▸ Saved data entries:
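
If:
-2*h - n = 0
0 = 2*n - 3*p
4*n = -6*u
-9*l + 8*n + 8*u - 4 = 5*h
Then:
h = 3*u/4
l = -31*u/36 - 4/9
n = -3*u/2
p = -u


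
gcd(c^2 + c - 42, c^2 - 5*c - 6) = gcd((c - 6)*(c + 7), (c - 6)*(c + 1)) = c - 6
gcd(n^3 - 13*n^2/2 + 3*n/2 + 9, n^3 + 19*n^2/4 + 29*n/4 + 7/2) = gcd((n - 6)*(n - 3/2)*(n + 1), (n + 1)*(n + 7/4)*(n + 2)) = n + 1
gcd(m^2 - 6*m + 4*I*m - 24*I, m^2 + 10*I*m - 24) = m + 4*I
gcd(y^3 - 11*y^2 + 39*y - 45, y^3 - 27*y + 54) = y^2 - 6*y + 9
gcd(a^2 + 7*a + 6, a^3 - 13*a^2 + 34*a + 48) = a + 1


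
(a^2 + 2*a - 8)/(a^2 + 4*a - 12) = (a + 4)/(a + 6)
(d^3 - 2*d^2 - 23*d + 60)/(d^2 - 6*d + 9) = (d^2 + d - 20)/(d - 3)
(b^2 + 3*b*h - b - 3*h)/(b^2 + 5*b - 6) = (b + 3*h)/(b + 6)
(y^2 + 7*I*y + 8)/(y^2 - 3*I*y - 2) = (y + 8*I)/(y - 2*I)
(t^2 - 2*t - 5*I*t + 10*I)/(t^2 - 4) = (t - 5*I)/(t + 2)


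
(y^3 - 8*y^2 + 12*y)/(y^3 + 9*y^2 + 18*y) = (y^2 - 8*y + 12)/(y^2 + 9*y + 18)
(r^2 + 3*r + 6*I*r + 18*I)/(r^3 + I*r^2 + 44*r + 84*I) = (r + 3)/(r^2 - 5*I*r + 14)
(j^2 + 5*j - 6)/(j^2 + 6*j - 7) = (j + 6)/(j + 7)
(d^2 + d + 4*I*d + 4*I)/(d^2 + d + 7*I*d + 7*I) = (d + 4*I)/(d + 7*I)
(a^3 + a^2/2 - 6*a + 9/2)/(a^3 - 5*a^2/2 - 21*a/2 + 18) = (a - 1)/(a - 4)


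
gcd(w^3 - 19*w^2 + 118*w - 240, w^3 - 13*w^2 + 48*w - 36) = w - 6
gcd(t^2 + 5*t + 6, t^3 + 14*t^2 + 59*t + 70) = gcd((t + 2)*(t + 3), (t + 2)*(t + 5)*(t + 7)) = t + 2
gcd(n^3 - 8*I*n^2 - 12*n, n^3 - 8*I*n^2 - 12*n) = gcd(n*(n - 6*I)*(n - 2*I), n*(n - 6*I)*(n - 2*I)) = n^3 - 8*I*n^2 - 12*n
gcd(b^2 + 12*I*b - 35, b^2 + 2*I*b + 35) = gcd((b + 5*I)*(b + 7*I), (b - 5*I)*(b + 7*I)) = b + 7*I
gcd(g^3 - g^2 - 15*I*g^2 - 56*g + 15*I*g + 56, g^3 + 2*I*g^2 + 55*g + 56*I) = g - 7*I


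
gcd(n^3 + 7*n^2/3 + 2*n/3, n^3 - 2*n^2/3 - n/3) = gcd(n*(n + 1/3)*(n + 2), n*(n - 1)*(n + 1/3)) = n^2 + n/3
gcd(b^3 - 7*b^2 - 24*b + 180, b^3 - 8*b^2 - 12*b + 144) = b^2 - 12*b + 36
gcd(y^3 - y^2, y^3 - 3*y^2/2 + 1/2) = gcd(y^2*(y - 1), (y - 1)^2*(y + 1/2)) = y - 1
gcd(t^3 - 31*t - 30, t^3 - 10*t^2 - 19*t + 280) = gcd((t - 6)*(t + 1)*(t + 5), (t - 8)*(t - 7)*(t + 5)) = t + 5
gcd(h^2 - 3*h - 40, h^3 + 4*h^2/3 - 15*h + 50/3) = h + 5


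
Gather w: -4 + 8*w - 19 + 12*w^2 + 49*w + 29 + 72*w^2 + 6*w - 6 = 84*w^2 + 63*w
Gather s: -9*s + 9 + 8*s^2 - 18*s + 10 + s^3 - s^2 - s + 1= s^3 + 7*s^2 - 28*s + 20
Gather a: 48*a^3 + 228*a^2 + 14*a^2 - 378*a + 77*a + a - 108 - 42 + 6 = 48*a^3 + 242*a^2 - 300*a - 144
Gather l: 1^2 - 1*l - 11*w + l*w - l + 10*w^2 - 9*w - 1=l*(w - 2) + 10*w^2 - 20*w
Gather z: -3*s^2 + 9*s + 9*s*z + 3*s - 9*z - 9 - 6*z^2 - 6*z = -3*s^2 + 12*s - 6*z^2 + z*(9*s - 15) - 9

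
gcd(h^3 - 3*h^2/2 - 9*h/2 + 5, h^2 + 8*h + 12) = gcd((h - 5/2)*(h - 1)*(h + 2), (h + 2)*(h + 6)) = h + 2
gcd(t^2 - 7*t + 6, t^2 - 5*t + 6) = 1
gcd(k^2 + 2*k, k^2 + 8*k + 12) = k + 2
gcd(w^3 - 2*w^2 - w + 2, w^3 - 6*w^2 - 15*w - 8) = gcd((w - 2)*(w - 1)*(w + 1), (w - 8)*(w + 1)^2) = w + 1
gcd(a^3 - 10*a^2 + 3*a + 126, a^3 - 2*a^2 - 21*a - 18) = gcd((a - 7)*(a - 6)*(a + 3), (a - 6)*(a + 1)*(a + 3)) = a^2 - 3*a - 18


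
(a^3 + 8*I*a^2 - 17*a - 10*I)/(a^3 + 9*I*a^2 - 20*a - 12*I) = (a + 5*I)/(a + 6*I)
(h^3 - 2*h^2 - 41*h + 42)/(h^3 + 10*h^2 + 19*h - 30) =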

▸ Work order:
A verbatim transcription of all the entries above is required.

▸ Task response:
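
If:
-2*h - n = 0
0 = 2*n - 3*p
4*n = -6*u
-9*l + 8*n + 8*u - 4 = 5*h
Then:
h = 3*u/4
l = -31*u/36 - 4/9
n = -3*u/2
p = -u


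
gcd(c^2 + c - 42, c^2 - 5*c - 6) = gcd((c - 6)*(c + 7), (c - 6)*(c + 1)) = c - 6
gcd(n^3 - 13*n^2/2 + 3*n/2 + 9, n^3 + 19*n^2/4 + 29*n/4 + 7/2) = gcd((n - 6)*(n - 3/2)*(n + 1), (n + 1)*(n + 7/4)*(n + 2)) = n + 1
gcd(m^2 - 6*m + 4*I*m - 24*I, m^2 + 10*I*m - 24) = m + 4*I
gcd(y^3 - 11*y^2 + 39*y - 45, y^3 - 27*y + 54) = y^2 - 6*y + 9
gcd(a^2 + 7*a + 6, a^3 - 13*a^2 + 34*a + 48) = a + 1


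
(a^2 + 2*a - 8)/(a^2 + 4*a - 12) = (a + 4)/(a + 6)
(d^3 - 2*d^2 - 23*d + 60)/(d^2 - 6*d + 9) = (d^2 + d - 20)/(d - 3)
(b^2 + 3*b*h - b - 3*h)/(b^2 + 5*b - 6) = (b + 3*h)/(b + 6)
(y^2 + 7*I*y + 8)/(y^2 - 3*I*y - 2) = (y + 8*I)/(y - 2*I)
(t^2 - 2*t - 5*I*t + 10*I)/(t^2 - 4) = (t - 5*I)/(t + 2)


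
(y^3 - 8*y^2 + 12*y)/(y^3 + 9*y^2 + 18*y) = (y^2 - 8*y + 12)/(y^2 + 9*y + 18)
(r^2 + 3*r + 6*I*r + 18*I)/(r^3 + I*r^2 + 44*r + 84*I) = (r + 3)/(r^2 - 5*I*r + 14)
(j^2 + 5*j - 6)/(j^2 + 6*j - 7) = (j + 6)/(j + 7)
(d^2 + d + 4*I*d + 4*I)/(d^2 + d + 7*I*d + 7*I) = (d + 4*I)/(d + 7*I)
(a^3 + a^2/2 - 6*a + 9/2)/(a^3 - 5*a^2/2 - 21*a/2 + 18) = (a - 1)/(a - 4)


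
gcd(w^3 - 19*w^2 + 118*w - 240, w^3 - 13*w^2 + 48*w - 36) = w - 6
gcd(t^2 + 5*t + 6, t^3 + 14*t^2 + 59*t + 70) = gcd((t + 2)*(t + 3), (t + 2)*(t + 5)*(t + 7)) = t + 2
gcd(n^3 - 8*I*n^2 - 12*n, n^3 - 8*I*n^2 - 12*n) = gcd(n*(n - 6*I)*(n - 2*I), n*(n - 6*I)*(n - 2*I)) = n^3 - 8*I*n^2 - 12*n
gcd(b^2 + 12*I*b - 35, b^2 + 2*I*b + 35) = gcd((b + 5*I)*(b + 7*I), (b - 5*I)*(b + 7*I)) = b + 7*I
gcd(g^3 - g^2 - 15*I*g^2 - 56*g + 15*I*g + 56, g^3 + 2*I*g^2 + 55*g + 56*I) = g - 7*I


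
gcd(n^3 + 7*n^2/3 + 2*n/3, n^3 - 2*n^2/3 - n/3) = gcd(n*(n + 1/3)*(n + 2), n*(n - 1)*(n + 1/3)) = n^2 + n/3
gcd(b^3 - 7*b^2 - 24*b + 180, b^3 - 8*b^2 - 12*b + 144) = b^2 - 12*b + 36
gcd(y^3 - y^2, y^3 - 3*y^2/2 + 1/2) = gcd(y^2*(y - 1), (y - 1)^2*(y + 1/2)) = y - 1
gcd(t^3 - 31*t - 30, t^3 - 10*t^2 - 19*t + 280) = gcd((t - 6)*(t + 1)*(t + 5), (t - 8)*(t - 7)*(t + 5)) = t + 5
gcd(h^2 - 3*h - 40, h^3 + 4*h^2/3 - 15*h + 50/3) = h + 5


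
Gather w: -4 + 8*w - 19 + 12*w^2 + 49*w + 29 + 72*w^2 + 6*w - 6 = 84*w^2 + 63*w
Gather s: -9*s + 9 + 8*s^2 - 18*s + 10 + s^3 - s^2 - s + 1= s^3 + 7*s^2 - 28*s + 20
Gather a: 48*a^3 + 228*a^2 + 14*a^2 - 378*a + 77*a + a - 108 - 42 + 6 = 48*a^3 + 242*a^2 - 300*a - 144
Gather l: 1^2 - 1*l - 11*w + l*w - l + 10*w^2 - 9*w - 1=l*(w - 2) + 10*w^2 - 20*w
Gather z: -3*s^2 + 9*s + 9*s*z + 3*s - 9*z - 9 - 6*z^2 - 6*z = -3*s^2 + 12*s - 6*z^2 + z*(9*s - 15) - 9

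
gcd(h^3 - 3*h^2/2 - 9*h/2 + 5, h^2 + 8*h + 12) = gcd((h - 5/2)*(h - 1)*(h + 2), (h + 2)*(h + 6)) = h + 2
gcd(t^2 - 7*t + 6, t^2 - 5*t + 6) = 1
gcd(k^2 + 2*k, k^2 + 8*k + 12) = k + 2
gcd(w^3 - 2*w^2 - w + 2, w^3 - 6*w^2 - 15*w - 8) = gcd((w - 2)*(w - 1)*(w + 1), (w - 8)*(w + 1)^2) = w + 1
gcd(a^3 - 10*a^2 + 3*a + 126, a^3 - 2*a^2 - 21*a - 18) = gcd((a - 7)*(a - 6)*(a + 3), (a - 6)*(a + 1)*(a + 3)) = a^2 - 3*a - 18


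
(a^3 + 8*I*a^2 - 17*a - 10*I)/(a^3 + 9*I*a^2 - 20*a - 12*I) = (a + 5*I)/(a + 6*I)
(h^3 - 2*h^2 - 41*h + 42)/(h^3 + 10*h^2 + 19*h - 30) =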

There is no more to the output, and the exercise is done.